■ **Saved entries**

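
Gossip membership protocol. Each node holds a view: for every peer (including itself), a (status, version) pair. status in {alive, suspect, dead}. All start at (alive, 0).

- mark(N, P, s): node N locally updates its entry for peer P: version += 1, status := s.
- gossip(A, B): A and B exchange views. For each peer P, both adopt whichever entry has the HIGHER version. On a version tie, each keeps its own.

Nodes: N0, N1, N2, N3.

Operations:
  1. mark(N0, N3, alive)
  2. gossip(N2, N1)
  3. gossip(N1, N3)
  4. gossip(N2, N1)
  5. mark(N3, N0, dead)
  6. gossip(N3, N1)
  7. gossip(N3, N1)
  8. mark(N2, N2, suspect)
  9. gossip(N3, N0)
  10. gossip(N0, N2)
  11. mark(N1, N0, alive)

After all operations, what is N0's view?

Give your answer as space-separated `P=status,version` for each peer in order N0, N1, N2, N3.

Op 1: N0 marks N3=alive -> (alive,v1)
Op 2: gossip N2<->N1 -> N2.N0=(alive,v0) N2.N1=(alive,v0) N2.N2=(alive,v0) N2.N3=(alive,v0) | N1.N0=(alive,v0) N1.N1=(alive,v0) N1.N2=(alive,v0) N1.N3=(alive,v0)
Op 3: gossip N1<->N3 -> N1.N0=(alive,v0) N1.N1=(alive,v0) N1.N2=(alive,v0) N1.N3=(alive,v0) | N3.N0=(alive,v0) N3.N1=(alive,v0) N3.N2=(alive,v0) N3.N3=(alive,v0)
Op 4: gossip N2<->N1 -> N2.N0=(alive,v0) N2.N1=(alive,v0) N2.N2=(alive,v0) N2.N3=(alive,v0) | N1.N0=(alive,v0) N1.N1=(alive,v0) N1.N2=(alive,v0) N1.N3=(alive,v0)
Op 5: N3 marks N0=dead -> (dead,v1)
Op 6: gossip N3<->N1 -> N3.N0=(dead,v1) N3.N1=(alive,v0) N3.N2=(alive,v0) N3.N3=(alive,v0) | N1.N0=(dead,v1) N1.N1=(alive,v0) N1.N2=(alive,v0) N1.N3=(alive,v0)
Op 7: gossip N3<->N1 -> N3.N0=(dead,v1) N3.N1=(alive,v0) N3.N2=(alive,v0) N3.N3=(alive,v0) | N1.N0=(dead,v1) N1.N1=(alive,v0) N1.N2=(alive,v0) N1.N3=(alive,v0)
Op 8: N2 marks N2=suspect -> (suspect,v1)
Op 9: gossip N3<->N0 -> N3.N0=(dead,v1) N3.N1=(alive,v0) N3.N2=(alive,v0) N3.N3=(alive,v1) | N0.N0=(dead,v1) N0.N1=(alive,v0) N0.N2=(alive,v0) N0.N3=(alive,v1)
Op 10: gossip N0<->N2 -> N0.N0=(dead,v1) N0.N1=(alive,v0) N0.N2=(suspect,v1) N0.N3=(alive,v1) | N2.N0=(dead,v1) N2.N1=(alive,v0) N2.N2=(suspect,v1) N2.N3=(alive,v1)
Op 11: N1 marks N0=alive -> (alive,v2)

Answer: N0=dead,1 N1=alive,0 N2=suspect,1 N3=alive,1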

■ **Aim of the task**
Please return the data above exactly as given.

■ **Written solution**
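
Gossip membership protocol. Each node holds a view: for every peer (including itself), a (status, version) pair. status in {alive, suspect, dead}. All start at (alive, 0).

- mark(N, P, s): node N locally updates its entry for peer P: version += 1, status := s.
- gossip(A, B): A and B exchange views. For each peer P, both adopt whichever entry has the HIGHER version. On a version tie, each keeps its own.

Nodes: N0, N1, N2, N3.

Operations:
  1. mark(N0, N3, alive)
  2. gossip(N2, N1)
  3. gossip(N1, N3)
  4. gossip(N2, N1)
  5. mark(N3, N0, dead)
  6. gossip(N3, N1)
  7. gossip(N3, N1)
  8. mark(N2, N2, suspect)
  9. gossip(N3, N0)
  10. gossip(N0, N2)
  11. mark(N1, N0, alive)

After all operations, what is N0's view?

Give your answer as space-separated `P=status,version` for each peer in order N0, N1, N2, N3.

Op 1: N0 marks N3=alive -> (alive,v1)
Op 2: gossip N2<->N1 -> N2.N0=(alive,v0) N2.N1=(alive,v0) N2.N2=(alive,v0) N2.N3=(alive,v0) | N1.N0=(alive,v0) N1.N1=(alive,v0) N1.N2=(alive,v0) N1.N3=(alive,v0)
Op 3: gossip N1<->N3 -> N1.N0=(alive,v0) N1.N1=(alive,v0) N1.N2=(alive,v0) N1.N3=(alive,v0) | N3.N0=(alive,v0) N3.N1=(alive,v0) N3.N2=(alive,v0) N3.N3=(alive,v0)
Op 4: gossip N2<->N1 -> N2.N0=(alive,v0) N2.N1=(alive,v0) N2.N2=(alive,v0) N2.N3=(alive,v0) | N1.N0=(alive,v0) N1.N1=(alive,v0) N1.N2=(alive,v0) N1.N3=(alive,v0)
Op 5: N3 marks N0=dead -> (dead,v1)
Op 6: gossip N3<->N1 -> N3.N0=(dead,v1) N3.N1=(alive,v0) N3.N2=(alive,v0) N3.N3=(alive,v0) | N1.N0=(dead,v1) N1.N1=(alive,v0) N1.N2=(alive,v0) N1.N3=(alive,v0)
Op 7: gossip N3<->N1 -> N3.N0=(dead,v1) N3.N1=(alive,v0) N3.N2=(alive,v0) N3.N3=(alive,v0) | N1.N0=(dead,v1) N1.N1=(alive,v0) N1.N2=(alive,v0) N1.N3=(alive,v0)
Op 8: N2 marks N2=suspect -> (suspect,v1)
Op 9: gossip N3<->N0 -> N3.N0=(dead,v1) N3.N1=(alive,v0) N3.N2=(alive,v0) N3.N3=(alive,v1) | N0.N0=(dead,v1) N0.N1=(alive,v0) N0.N2=(alive,v0) N0.N3=(alive,v1)
Op 10: gossip N0<->N2 -> N0.N0=(dead,v1) N0.N1=(alive,v0) N0.N2=(suspect,v1) N0.N3=(alive,v1) | N2.N0=(dead,v1) N2.N1=(alive,v0) N2.N2=(suspect,v1) N2.N3=(alive,v1)
Op 11: N1 marks N0=alive -> (alive,v2)

Answer: N0=dead,1 N1=alive,0 N2=suspect,1 N3=alive,1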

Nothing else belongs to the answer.